TASK OBJECTIVE: Write out each line of the records that has "tiles" in it.

DATA EXTRACTS:
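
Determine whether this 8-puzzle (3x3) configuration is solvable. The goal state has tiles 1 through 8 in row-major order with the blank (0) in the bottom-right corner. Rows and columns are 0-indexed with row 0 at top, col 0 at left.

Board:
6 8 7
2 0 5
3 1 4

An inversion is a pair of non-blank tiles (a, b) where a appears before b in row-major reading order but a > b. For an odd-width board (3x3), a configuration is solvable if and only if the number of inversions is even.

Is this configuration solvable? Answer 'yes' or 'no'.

Answer: no

Derivation:
Inversions (pairs i<j in row-major order where tile[i] > tile[j] > 0): 21
21 is odd, so the puzzle is not solvable.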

WRITTEN RESPONSE:
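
Determine whether this 8-puzzle (3x3) configuration is solvable. The goal state has tiles 1 through 8 in row-major order with the blank (0) in the bottom-right corner. Rows and columns are 0-indexed with row 0 at top, col 0 at left.
An inversion is a pair of non-blank tiles (a, b) where a appears before b in row-major reading order but a > b. For an odd-width board (3x3), a configuration is solvable if and only if the number of inversions is even.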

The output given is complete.